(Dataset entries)
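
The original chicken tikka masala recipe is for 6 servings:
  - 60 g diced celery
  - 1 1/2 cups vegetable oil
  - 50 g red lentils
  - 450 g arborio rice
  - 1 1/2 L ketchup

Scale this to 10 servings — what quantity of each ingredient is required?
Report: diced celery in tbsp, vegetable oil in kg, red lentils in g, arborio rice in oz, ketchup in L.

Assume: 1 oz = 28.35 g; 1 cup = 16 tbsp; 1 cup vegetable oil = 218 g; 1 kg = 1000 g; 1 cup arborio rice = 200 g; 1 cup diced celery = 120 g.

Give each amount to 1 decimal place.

Scaling factor: 10/6 = 5/3.
diced celery: 60 g × 5/3 ÷ 120 g/cup × 16 tbsp/cup ≈ 13.3 tbsp
vegetable oil: 1.5 cup × 5/3 × 218 g/cup ÷ 1000 g/kg ≈ 0.5 kg
red lentils: 50 g × 5/3 ≈ 83.3 g
arborio rice: 450 g × 5/3 ÷ 28.35 g/oz ≈ 26.5 oz
ketchup: 1.5 L × 5/3 = 2.5 L

diced celery: 13.3 tbsp; vegetable oil: 0.5 kg; red lentils: 83.3 g; arborio rice: 26.5 oz; ketchup: 2.5 L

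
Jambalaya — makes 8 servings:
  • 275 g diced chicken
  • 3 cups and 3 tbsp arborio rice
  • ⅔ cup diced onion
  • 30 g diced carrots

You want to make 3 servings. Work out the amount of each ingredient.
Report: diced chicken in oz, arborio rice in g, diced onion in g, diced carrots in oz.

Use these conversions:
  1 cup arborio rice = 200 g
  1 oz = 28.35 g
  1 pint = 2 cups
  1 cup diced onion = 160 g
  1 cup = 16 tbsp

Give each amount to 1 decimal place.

diced chicken: 3.6 oz; arborio rice: 239.1 g; diced onion: 40.0 g; diced carrots: 0.4 oz

Scaling factor: 3/8 = 0.375.
diced chicken: 275 g × 3/8 ÷ 28.35 g/oz ≈ 3.6 oz
arborio rice: (3 cup + 3 tbsp = 3.1875 cup) × 3/8 × 200 g/cup ≈ 239.1 g
diced onion: 2/3 cup × 3/8 × 160 g/cup = 40.0 g
diced carrots: 30 g × 3/8 ÷ 28.35 g/oz ≈ 0.4 oz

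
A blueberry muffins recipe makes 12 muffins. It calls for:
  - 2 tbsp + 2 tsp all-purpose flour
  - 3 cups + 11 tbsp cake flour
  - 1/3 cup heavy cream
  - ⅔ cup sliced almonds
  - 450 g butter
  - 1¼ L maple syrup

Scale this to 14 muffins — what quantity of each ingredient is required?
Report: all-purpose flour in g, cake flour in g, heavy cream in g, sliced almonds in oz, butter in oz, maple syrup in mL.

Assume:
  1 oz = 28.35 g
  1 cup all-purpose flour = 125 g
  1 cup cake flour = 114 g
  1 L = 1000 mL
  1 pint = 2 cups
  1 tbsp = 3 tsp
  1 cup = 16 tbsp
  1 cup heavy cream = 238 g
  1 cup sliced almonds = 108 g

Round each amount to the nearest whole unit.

all-purpose flour: 24 g; cake flour: 490 g; heavy cream: 93 g; sliced almonds: 3 oz; butter: 19 oz; maple syrup: 1458 mL

Scaling factor: 14/12 = 7/6.
all-purpose flour: (2 tbsp + 2 tsp = 8/3 tbsp) × 7/6 ÷ 16 tbsp/cup × 125 g/cup ≈ 24 g
cake flour: (3 cup + 11 tbsp = 3.6875 cup) × 7/6 × 114 g/cup ≈ 490 g
heavy cream: 1/3 cup × 7/6 × 238 g/cup ≈ 93 g
sliced almonds: 2/3 cup × 7/6 × 108 g/cup ÷ 28.35 g/oz ≈ 3 oz
butter: 450 g × 7/6 ÷ 28.35 g/oz ≈ 19 oz
maple syrup: 1.25 L × 7/6 × 1000 mL/L ≈ 1458 mL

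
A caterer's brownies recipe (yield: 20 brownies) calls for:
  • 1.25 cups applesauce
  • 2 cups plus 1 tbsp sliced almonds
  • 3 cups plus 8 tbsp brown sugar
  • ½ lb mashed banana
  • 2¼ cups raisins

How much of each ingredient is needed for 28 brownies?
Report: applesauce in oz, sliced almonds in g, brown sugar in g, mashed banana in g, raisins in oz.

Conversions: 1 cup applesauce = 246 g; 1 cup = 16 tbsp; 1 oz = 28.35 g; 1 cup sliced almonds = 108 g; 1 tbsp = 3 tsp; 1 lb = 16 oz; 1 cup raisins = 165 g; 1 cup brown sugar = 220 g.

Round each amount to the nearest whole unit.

Scaling factor: 28/20 = 7/5 = 1.4.
applesauce: 1.25 cup × 7/5 × 246 g/cup ÷ 28.35 g/oz ≈ 15 oz
sliced almonds: (2 cup + 1 tbsp = 2.0625 cup) × 7/5 × 108 g/cup ≈ 312 g
brown sugar: (3 cup + 8 tbsp = 3.5 cup) × 7/5 × 220 g/cup = 1078 g
mashed banana: 0.5 lb × 7/5 × 16 oz/lb × 28.35 g/oz ≈ 318 g
raisins: 2.25 cup × 7/5 × 165 g/cup ÷ 28.35 g/oz ≈ 18 oz

applesauce: 15 oz; sliced almonds: 312 g; brown sugar: 1078 g; mashed banana: 318 g; raisins: 18 oz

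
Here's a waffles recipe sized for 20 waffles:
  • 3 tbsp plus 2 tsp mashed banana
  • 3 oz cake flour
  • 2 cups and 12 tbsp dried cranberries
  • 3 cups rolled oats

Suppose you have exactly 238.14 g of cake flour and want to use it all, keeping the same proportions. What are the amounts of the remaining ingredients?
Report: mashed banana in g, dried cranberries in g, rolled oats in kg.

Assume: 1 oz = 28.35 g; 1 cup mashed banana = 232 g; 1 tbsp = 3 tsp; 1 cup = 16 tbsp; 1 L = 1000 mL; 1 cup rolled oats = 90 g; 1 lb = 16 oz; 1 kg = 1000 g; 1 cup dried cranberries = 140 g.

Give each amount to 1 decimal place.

mashed banana: 148.9 g; dried cranberries: 1078.0 g; rolled oats: 0.8 kg

The original recipe has 85.05 g of cake flour, so the scaling factor is 238.14 ÷ 85.05 = 14/5 = 2.8.
mashed banana: (3 tbsp + 2 tsp = 11/3 tbsp) × 14/5 ÷ 16 tbsp/cup × 232 g/cup ≈ 148.9 g
dried cranberries: (2 cup + 12 tbsp = 2.75 cup) × 14/5 × 140 g/cup = 1078.0 g
rolled oats: 3 cup × 14/5 × 90 g/cup ÷ 1000 g/kg ≈ 0.8 kg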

• _Task directions_
Return, unchanged, the run of lines above that opens with the line containing "tbsp arborio rice" and closes with the line containing "Scale this to 14". Include both.

• _Task result_
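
  • 3 cups and 3 tbsp arborio rice
  • ⅔ cup diced onion
  • 30 g diced carrots

You want to make 3 servings. Work out the amount of each ingredient.
Report: diced chicken in oz, arborio rice in g, diced onion in g, diced carrots in oz.

Use these conversions:
  1 cup arborio rice = 200 g
  1 oz = 28.35 g
  1 pint = 2 cups
  1 cup diced onion = 160 g
  1 cup = 16 tbsp

Give each amount to 1 decimal place.

diced chicken: 3.6 oz; arborio rice: 239.1 g; diced onion: 40.0 g; diced carrots: 0.4 oz

Scaling factor: 3/8 = 0.375.
diced chicken: 275 g × 3/8 ÷ 28.35 g/oz ≈ 3.6 oz
arborio rice: (3 cup + 3 tbsp = 3.1875 cup) × 3/8 × 200 g/cup ≈ 239.1 g
diced onion: 2/3 cup × 3/8 × 160 g/cup = 40.0 g
diced carrots: 30 g × 3/8 ÷ 28.35 g/oz ≈ 0.4 oz

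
A blueberry muffins recipe makes 12 muffins. It calls for:
  - 2 tbsp + 2 tsp all-purpose flour
  - 3 cups + 11 tbsp cake flour
  - 1/3 cup heavy cream
  - ⅔ cup sliced almonds
  - 450 g butter
  - 1¼ L maple syrup

Scale this to 14 muffins — what quantity of each ingredient is required?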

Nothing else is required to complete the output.